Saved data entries
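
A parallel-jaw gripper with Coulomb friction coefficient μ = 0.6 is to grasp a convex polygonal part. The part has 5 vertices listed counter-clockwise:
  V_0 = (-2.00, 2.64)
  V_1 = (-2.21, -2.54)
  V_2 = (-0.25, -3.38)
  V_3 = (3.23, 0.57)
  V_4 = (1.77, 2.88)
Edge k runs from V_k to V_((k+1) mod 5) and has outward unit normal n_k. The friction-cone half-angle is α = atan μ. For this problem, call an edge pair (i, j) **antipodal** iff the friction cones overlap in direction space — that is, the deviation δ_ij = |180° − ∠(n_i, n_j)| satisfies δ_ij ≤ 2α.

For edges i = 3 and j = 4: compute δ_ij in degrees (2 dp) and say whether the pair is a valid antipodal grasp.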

...

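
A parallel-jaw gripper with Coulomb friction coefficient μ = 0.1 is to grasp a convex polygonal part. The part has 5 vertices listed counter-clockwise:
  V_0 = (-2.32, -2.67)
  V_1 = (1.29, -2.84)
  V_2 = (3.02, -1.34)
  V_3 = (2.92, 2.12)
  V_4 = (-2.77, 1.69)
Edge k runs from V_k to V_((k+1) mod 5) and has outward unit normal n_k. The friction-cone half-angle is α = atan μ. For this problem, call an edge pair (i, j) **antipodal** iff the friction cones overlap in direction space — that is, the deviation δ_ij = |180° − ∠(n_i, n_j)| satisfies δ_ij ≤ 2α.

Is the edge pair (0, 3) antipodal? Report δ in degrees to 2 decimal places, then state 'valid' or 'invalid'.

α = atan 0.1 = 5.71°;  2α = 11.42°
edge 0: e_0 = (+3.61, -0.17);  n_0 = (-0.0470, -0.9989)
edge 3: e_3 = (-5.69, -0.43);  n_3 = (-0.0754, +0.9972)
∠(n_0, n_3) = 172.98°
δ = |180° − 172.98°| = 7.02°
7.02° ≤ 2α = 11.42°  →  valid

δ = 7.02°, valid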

EXERCISE BRIEF => Where the data above reaches the line holding "V_1 = (-2.21, -2.54)", begin printing, and stop after the line holding "For edges i". Each line must be reproduced exactly, with nothing else added.

COMPLETED TASK =>
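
  V_1 = (-2.21, -2.54)
  V_2 = (-0.25, -3.38)
  V_3 = (3.23, 0.57)
  V_4 = (1.77, 2.88)
Edge k runs from V_k to V_((k+1) mod 5) and has outward unit normal n_k. The friction-cone half-angle is α = atan μ. For this problem, call an edge pair (i, j) **antipodal** iff the friction cones overlap in direction space — that is, the deviation δ_ij = |180° − ∠(n_i, n_j)| satisfies δ_ij ≤ 2α.

For edges i = 3 and j = 4: compute δ_ij in degrees (2 dp) and say whether the pair is a valid antipodal grasp.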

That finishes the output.